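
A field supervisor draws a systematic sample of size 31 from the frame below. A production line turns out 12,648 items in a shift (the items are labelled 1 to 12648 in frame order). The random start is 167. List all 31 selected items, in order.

167, 575, 983, 1391, 1799, 2207, 2615, 3023, 3431, 3839, 4247, 4655, 5063, 5471, 5879, 6287, 6695, 7103, 7511, 7919, 8327, 8735, 9143, 9551, 9959, 10367, 10775, 11183, 11591, 11999, 12407

k = N/n = 12648/31 = 408
item 1: 167
item 2: 167 + 408 = 575
item 3: 575 + 408 = 983
item 4: 983 + 408 = 1391
item 5: 1391 + 408 = 1799
item 6: 1799 + 408 = 2207
item 7: 2207 + 408 = 2615
item 8: 2615 + 408 = 3023
item 9: 3023 + 408 = 3431
item 10: 3431 + 408 = 3839
item 11: 3839 + 408 = 4247
item 12: 4247 + 408 = 4655
item 13: 4655 + 408 = 5063
item 14: 5063 + 408 = 5471
item 15: 5471 + 408 = 5879
item 16: 5879 + 408 = 6287
item 17: 6287 + 408 = 6695
item 18: 6695 + 408 = 7103
item 19: 7103 + 408 = 7511
item 20: 7511 + 408 = 7919
item 21: 7919 + 408 = 8327
item 22: 8327 + 408 = 8735
item 23: 8735 + 408 = 9143
item 24: 9143 + 408 = 9551
item 25: 9551 + 408 = 9959
item 26: 9959 + 408 = 10367
item 27: 10367 + 408 = 10775
item 28: 10775 + 408 = 11183
item 29: 11183 + 408 = 11591
item 30: 11591 + 408 = 11999
item 31: 11999 + 408 = 12407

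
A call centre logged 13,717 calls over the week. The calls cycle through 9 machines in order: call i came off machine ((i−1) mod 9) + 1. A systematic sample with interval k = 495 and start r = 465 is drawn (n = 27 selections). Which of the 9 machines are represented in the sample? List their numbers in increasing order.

6

Consecutive selections differ by k = 495, so their machine numbers differ by 495 mod 9 = 0.
gcd(495, 9) = 9, so the sample visits 9/9 = 1 distinct residues mod 9.
Start 465 is machine 6; the machines hit are 6.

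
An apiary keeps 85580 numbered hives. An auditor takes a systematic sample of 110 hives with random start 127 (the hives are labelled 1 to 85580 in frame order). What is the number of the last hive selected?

84929

k = 85580/110 = 778
110th selection = r + (110−1)·k = 127 + 109×778 = 127 + 84802 = 84929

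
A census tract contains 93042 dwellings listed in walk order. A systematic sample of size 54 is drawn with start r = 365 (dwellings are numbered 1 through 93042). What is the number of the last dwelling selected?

91684

k = 93042/54 = 1723
54th selection = r + (54−1)·k = 365 + 53×1723 = 365 + 91319 = 91684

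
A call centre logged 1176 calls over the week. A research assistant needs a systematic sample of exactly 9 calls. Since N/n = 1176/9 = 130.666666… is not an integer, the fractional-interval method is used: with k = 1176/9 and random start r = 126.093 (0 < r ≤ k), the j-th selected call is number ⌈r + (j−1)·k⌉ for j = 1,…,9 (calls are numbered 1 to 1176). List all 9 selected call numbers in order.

127, 257, 388, 519, 649, 780, 911, 1041, 1172

j=1: r + 0k = 126.093 → ⌈·⌉ = 127
j=2: r + 1k = 256.759666… → ⌈·⌉ = 257
j=3: r + 2k = 387.426333… → ⌈·⌉ = 388
j=4: r + 3k = 518.093 → ⌈·⌉ = 519
j=5: r + 4k = 648.759666… → ⌈·⌉ = 649
j=6: r + 5k = 779.426333… → ⌈·⌉ = 780
j=7: r + 6k = 910.093 → ⌈·⌉ = 911
j=8: r + 7k = 1040.759666… → ⌈·⌉ = 1041
j=9: r + 8k = 1171.426333… → ⌈·⌉ = 1172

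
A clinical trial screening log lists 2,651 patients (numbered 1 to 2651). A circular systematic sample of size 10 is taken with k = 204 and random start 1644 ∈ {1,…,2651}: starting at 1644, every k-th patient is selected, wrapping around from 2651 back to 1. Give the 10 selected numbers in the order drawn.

1644, 1848, 2052, 2256, 2460, 13, 217, 421, 625, 829

Selection 1: 1644
Selection 2: 1644 + 204 = 1848
Selection 3: 1848 + 204 = 2052
Selection 4: 2052 + 204 = 2256
Selection 5: 2256 + 204 = 2460
Selection 6: 2460 + 204 = 2664 → 2664 − 2651 = 13
Selection 7: 13 + 204 = 217
Selection 8: 217 + 204 = 421
Selection 9: 421 + 204 = 625
Selection 10: 625 + 204 = 829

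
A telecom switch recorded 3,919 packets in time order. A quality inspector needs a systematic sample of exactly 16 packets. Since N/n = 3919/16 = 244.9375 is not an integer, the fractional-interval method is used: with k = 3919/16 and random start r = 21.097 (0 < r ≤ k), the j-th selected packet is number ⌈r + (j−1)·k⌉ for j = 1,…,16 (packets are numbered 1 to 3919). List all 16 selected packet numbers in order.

22, 267, 511, 756, 1001, 1246, 1491, 1736, 1981, 2226, 2471, 2716, 2961, 3206, 3451, 3696

j=1: r + 0k = 21.097 → ⌈·⌉ = 22
j=2: r + 1k = 266.0345 → ⌈·⌉ = 267
j=3: r + 2k = 510.972 → ⌈·⌉ = 511
j=4: r + 3k = 755.9095 → ⌈·⌉ = 756
j=5: r + 4k = 1000.847 → ⌈·⌉ = 1001
j=6: r + 5k = 1245.7845 → ⌈·⌉ = 1246
j=7: r + 6k = 1490.722 → ⌈·⌉ = 1491
j=8: r + 7k = 1735.6595 → ⌈·⌉ = 1736
j=9: r + 8k = 1980.597 → ⌈·⌉ = 1981
j=10: r + 9k = 2225.5345 → ⌈·⌉ = 2226
j=11: r + 10k = 2470.472 → ⌈·⌉ = 2471
j=12: r + 11k = 2715.4095 → ⌈·⌉ = 2716
j=13: r + 12k = 2960.347 → ⌈·⌉ = 2961
j=14: r + 13k = 3205.2845 → ⌈·⌉ = 3206
j=15: r + 14k = 3450.222 → ⌈·⌉ = 3451
j=16: r + 15k = 3695.1595 → ⌈·⌉ = 3696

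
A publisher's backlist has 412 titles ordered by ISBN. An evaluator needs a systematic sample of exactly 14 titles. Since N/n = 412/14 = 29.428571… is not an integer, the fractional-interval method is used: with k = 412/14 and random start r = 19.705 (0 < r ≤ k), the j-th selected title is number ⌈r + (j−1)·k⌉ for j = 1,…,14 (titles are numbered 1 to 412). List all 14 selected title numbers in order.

j=1: r + 0k = 19.705 → ⌈·⌉ = 20
j=2: r + 1k = 49.133571… → ⌈·⌉ = 50
j=3: r + 2k = 78.562142… → ⌈·⌉ = 79
j=4: r + 3k = 107.990714… → ⌈·⌉ = 108
j=5: r + 4k = 137.419285… → ⌈·⌉ = 138
j=6: r + 5k = 166.847857… → ⌈·⌉ = 167
j=7: r + 6k = 196.276428… → ⌈·⌉ = 197
j=8: r + 7k = 225.705 → ⌈·⌉ = 226
j=9: r + 8k = 255.133571… → ⌈·⌉ = 256
j=10: r + 9k = 284.562142… → ⌈·⌉ = 285
j=11: r + 10k = 313.990714… → ⌈·⌉ = 314
j=12: r + 11k = 343.419285… → ⌈·⌉ = 344
j=13: r + 12k = 372.847857… → ⌈·⌉ = 373
j=14: r + 13k = 402.276428… → ⌈·⌉ = 403

20, 50, 79, 108, 138, 167, 197, 226, 256, 285, 314, 344, 373, 403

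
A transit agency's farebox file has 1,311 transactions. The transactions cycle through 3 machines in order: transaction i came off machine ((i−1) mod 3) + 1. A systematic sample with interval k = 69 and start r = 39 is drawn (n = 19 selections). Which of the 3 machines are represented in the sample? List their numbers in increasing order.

3

Consecutive selections differ by k = 69, so their machine numbers differ by 69 mod 3 = 0.
gcd(69, 3) = 3, so the sample visits 3/3 = 1 distinct residues mod 3.
Start 39 is machine 3; the machines hit are 3.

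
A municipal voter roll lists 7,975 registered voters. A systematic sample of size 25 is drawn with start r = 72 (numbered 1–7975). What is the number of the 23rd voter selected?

k = 7975/25 = 319
23rd selection = r + (23−1)·k = 72 + 22×319 = 72 + 7018 = 7090

7090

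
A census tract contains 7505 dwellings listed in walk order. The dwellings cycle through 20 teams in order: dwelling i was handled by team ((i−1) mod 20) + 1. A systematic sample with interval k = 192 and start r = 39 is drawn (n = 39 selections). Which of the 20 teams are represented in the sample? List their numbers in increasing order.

Consecutive selections differ by k = 192, so their team numbers differ by 192 mod 20 = 12.
gcd(192, 20) = 4, so the sample visits 20/4 = 5 distinct residues mod 20.
Start 39 is team 19; the teams hit are 3, 7, 11, 15, 19.

3, 7, 11, 15, 19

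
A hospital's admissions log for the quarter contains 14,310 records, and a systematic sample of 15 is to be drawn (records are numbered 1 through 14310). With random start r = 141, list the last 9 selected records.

5865, 6819, 7773, 8727, 9681, 10635, 11589, 12543, 13497

k = N/n = 14310/15 = 954
7th selection = 141 + 6×954 = 5865
8th: 5865 + 954 = 6819
9th: 6819 + 954 = 7773
10th: 7773 + 954 = 8727
11th: 8727 + 954 = 9681
12th: 9681 + 954 = 10635
13th: 10635 + 954 = 11589
14th: 11589 + 954 = 12543
15th: 12543 + 954 = 13497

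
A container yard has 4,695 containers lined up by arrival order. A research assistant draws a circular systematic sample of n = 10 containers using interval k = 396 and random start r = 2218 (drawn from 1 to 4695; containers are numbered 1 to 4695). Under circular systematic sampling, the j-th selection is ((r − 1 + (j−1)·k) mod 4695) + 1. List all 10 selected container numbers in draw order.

Selection 1: 2218
Selection 2: 2218 + 396 = 2614
Selection 3: 2614 + 396 = 3010
Selection 4: 3010 + 396 = 3406
Selection 5: 3406 + 396 = 3802
Selection 6: 3802 + 396 = 4198
Selection 7: 4198 + 396 = 4594
Selection 8: 4594 + 396 = 4990 → 4990 − 4695 = 295
Selection 9: 295 + 396 = 691
Selection 10: 691 + 396 = 1087

2218, 2614, 3010, 3406, 3802, 4198, 4594, 295, 691, 1087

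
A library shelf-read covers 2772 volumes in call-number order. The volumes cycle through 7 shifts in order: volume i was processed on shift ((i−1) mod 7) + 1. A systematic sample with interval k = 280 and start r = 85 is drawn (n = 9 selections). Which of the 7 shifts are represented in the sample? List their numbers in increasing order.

Consecutive selections differ by k = 280, so their shift numbers differ by 280 mod 7 = 0.
gcd(280, 7) = 7, so the sample visits 7/7 = 1 distinct residues mod 7.
Start 85 is shift 1; the shifts hit are 1.

1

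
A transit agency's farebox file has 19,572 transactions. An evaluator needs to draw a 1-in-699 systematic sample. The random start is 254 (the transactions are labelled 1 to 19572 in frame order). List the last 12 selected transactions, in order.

17th selection = 254 + 16×699 = 11438
18th: 11438 + 699 = 12137
19th: 12137 + 699 = 12836
20th: 12836 + 699 = 13535
21st: 13535 + 699 = 14234
22nd: 14234 + 699 = 14933
23rd: 14933 + 699 = 15632
24th: 15632 + 699 = 16331
25th: 16331 + 699 = 17030
26th: 17030 + 699 = 17729
27th: 17729 + 699 = 18428
28th: 18428 + 699 = 19127

11438, 12137, 12836, 13535, 14234, 14933, 15632, 16331, 17030, 17729, 18428, 19127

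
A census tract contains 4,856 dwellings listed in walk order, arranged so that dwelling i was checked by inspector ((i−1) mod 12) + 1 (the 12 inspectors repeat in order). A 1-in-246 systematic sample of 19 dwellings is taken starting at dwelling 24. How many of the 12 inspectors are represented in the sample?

2

Consecutive selections differ by k = 246, so their inspector numbers differ by 246 mod 12 = 6.
gcd(246, 12) = 6, so the sample visits 12/6 = 2 distinct residues mod 12.
Start 24 is inspector 12; the inspectors hit are 6, 12.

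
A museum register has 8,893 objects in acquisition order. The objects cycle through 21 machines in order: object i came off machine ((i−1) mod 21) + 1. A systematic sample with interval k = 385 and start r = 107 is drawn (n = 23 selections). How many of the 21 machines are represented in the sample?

3

Consecutive selections differ by k = 385, so their machine numbers differ by 385 mod 21 = 7.
gcd(385, 21) = 7, so the sample visits 21/7 = 3 distinct residues mod 21.
Start 107 is machine 2; the machines hit are 2, 9, 16.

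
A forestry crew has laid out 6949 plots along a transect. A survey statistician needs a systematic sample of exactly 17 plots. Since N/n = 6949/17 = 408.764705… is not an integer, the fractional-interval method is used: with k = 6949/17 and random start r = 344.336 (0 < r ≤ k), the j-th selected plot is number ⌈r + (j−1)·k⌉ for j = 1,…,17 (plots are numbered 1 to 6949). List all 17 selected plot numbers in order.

345, 754, 1162, 1571, 1980, 2389, 2797, 3206, 3615, 4024, 4432, 4841, 5250, 5659, 6068, 6476, 6885

j=1: r + 0k = 344.336 → ⌈·⌉ = 345
j=2: r + 1k = 753.100705… → ⌈·⌉ = 754
j=3: r + 2k = 1161.865411… → ⌈·⌉ = 1162
j=4: r + 3k = 1570.630117… → ⌈·⌉ = 1571
j=5: r + 4k = 1979.394823… → ⌈·⌉ = 1980
j=6: r + 5k = 2388.159529… → ⌈·⌉ = 2389
j=7: r + 6k = 2796.924235… → ⌈·⌉ = 2797
j=8: r + 7k = 3205.688941… → ⌈·⌉ = 3206
j=9: r + 8k = 3614.453647… → ⌈·⌉ = 3615
j=10: r + 9k = 4023.218352… → ⌈·⌉ = 4024
j=11: r + 10k = 4431.983058… → ⌈·⌉ = 4432
j=12: r + 11k = 4840.747764… → ⌈·⌉ = 4841
j=13: r + 12k = 5249.512470… → ⌈·⌉ = 5250
j=14: r + 13k = 5658.277176… → ⌈·⌉ = 5659
j=15: r + 14k = 6067.041882… → ⌈·⌉ = 6068
j=16: r + 15k = 6475.806588… → ⌈·⌉ = 6476
j=17: r + 16k = 6884.571294… → ⌈·⌉ = 6885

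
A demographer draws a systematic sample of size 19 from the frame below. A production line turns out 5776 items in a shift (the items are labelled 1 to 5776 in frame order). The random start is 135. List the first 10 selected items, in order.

135, 439, 743, 1047, 1351, 1655, 1959, 2263, 2567, 2871

k = N/n = 5776/19 = 304
item 1: 135
item 2: 135 + 304 = 439
item 3: 439 + 304 = 743
item 4: 743 + 304 = 1047
item 5: 1047 + 304 = 1351
item 6: 1351 + 304 = 1655
item 7: 1655 + 304 = 1959
item 8: 1959 + 304 = 2263
item 9: 2263 + 304 = 2567
item 10: 2567 + 304 = 2871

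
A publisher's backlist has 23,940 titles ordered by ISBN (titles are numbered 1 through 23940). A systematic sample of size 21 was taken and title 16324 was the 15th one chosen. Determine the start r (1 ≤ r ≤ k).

k = 23940/21 = 1140
r = 16324 − (15−1)×1140 = 16324 − 15960 = 364

364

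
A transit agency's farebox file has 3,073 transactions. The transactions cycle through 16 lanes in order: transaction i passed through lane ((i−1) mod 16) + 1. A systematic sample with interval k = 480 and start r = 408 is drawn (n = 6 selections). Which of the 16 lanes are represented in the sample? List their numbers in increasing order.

Consecutive selections differ by k = 480, so their lane numbers differ by 480 mod 16 = 0.
gcd(480, 16) = 16, so the sample visits 16/16 = 1 distinct residues mod 16.
Start 408 is lane 8; the lanes hit are 8.

8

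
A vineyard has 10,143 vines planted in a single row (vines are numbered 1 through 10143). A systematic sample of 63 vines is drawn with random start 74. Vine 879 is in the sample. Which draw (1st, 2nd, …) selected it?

6

k = 10143/63 = 161
position = (879 − 74)/161 + 1 = 805/161 + 1 = 5 + 1 = 6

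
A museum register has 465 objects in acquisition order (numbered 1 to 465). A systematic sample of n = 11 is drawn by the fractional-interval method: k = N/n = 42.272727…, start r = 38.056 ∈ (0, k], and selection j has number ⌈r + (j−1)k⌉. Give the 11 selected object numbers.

j=1: r + 0k = 38.056 → ⌈·⌉ = 39
j=2: r + 1k = 80.328727… → ⌈·⌉ = 81
j=3: r + 2k = 122.601454… → ⌈·⌉ = 123
j=4: r + 3k = 164.874181… → ⌈·⌉ = 165
j=5: r + 4k = 207.146909… → ⌈·⌉ = 208
j=6: r + 5k = 249.419636… → ⌈·⌉ = 250
j=7: r + 6k = 291.692363… → ⌈·⌉ = 292
j=8: r + 7k = 333.965090… → ⌈·⌉ = 334
j=9: r + 8k = 376.237818… → ⌈·⌉ = 377
j=10: r + 9k = 418.510545… → ⌈·⌉ = 419
j=11: r + 10k = 460.783272… → ⌈·⌉ = 461

39, 81, 123, 165, 208, 250, 292, 334, 377, 419, 461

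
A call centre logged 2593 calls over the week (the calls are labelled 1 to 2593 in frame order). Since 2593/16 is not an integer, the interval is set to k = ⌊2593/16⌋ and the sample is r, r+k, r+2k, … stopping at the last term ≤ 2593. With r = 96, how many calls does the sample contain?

k = ⌊2593/16⌋ = 162
Achieved size = ⌊(2593 − 96)/162⌋ + 1 = ⌊2497/162⌋ + 1 = 15 + 1 = 16
(last selection: 96 + 15×162 = 2526 ≤ 2593; next would be 2688 > 2593)

16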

+ + + + + + +

WHAT NEEDS TO BE DONE
Which lines run from the one with "A vineyard has" through the end of the listing above? Restate them word for word, with nothing else.

SOLUTION TO THE EXERCISE
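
A vineyard has 10,143 vines planted in a single row (vines are numbered 1 through 10143). A systematic sample of 63 vines is drawn with random start 74. Vine 879 is in the sample. Which draw (1st, 2nd, …) selected it?

6

k = 10143/63 = 161
position = (879 − 74)/161 + 1 = 805/161 + 1 = 5 + 1 = 6

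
A museum register has 465 objects in acquisition order (numbered 1 to 465). A systematic sample of n = 11 is drawn by the fractional-interval method: k = N/n = 42.272727…, start r = 38.056 ∈ (0, k], and selection j has number ⌈r + (j−1)k⌉. Give the 11 selected object numbers.

j=1: r + 0k = 38.056 → ⌈·⌉ = 39
j=2: r + 1k = 80.328727… → ⌈·⌉ = 81
j=3: r + 2k = 122.601454… → ⌈·⌉ = 123
j=4: r + 3k = 164.874181… → ⌈·⌉ = 165
j=5: r + 4k = 207.146909… → ⌈·⌉ = 208
j=6: r + 5k = 249.419636… → ⌈·⌉ = 250
j=7: r + 6k = 291.692363… → ⌈·⌉ = 292
j=8: r + 7k = 333.965090… → ⌈·⌉ = 334
j=9: r + 8k = 376.237818… → ⌈·⌉ = 377
j=10: r + 9k = 418.510545… → ⌈·⌉ = 419
j=11: r + 10k = 460.783272… → ⌈·⌉ = 461

39, 81, 123, 165, 208, 250, 292, 334, 377, 419, 461

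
A call centre logged 2593 calls over the week (the calls are labelled 1 to 2593 in frame order). Since 2593/16 is not an integer, the interval is set to k = ⌊2593/16⌋ and the sample is r, r+k, r+2k, … stopping at the last term ≤ 2593. With r = 96, how many calls does the sample contain?

k = ⌊2593/16⌋ = 162
Achieved size = ⌊(2593 − 96)/162⌋ + 1 = ⌊2497/162⌋ + 1 = 15 + 1 = 16
(last selection: 96 + 15×162 = 2526 ≤ 2593; next would be 2688 > 2593)

16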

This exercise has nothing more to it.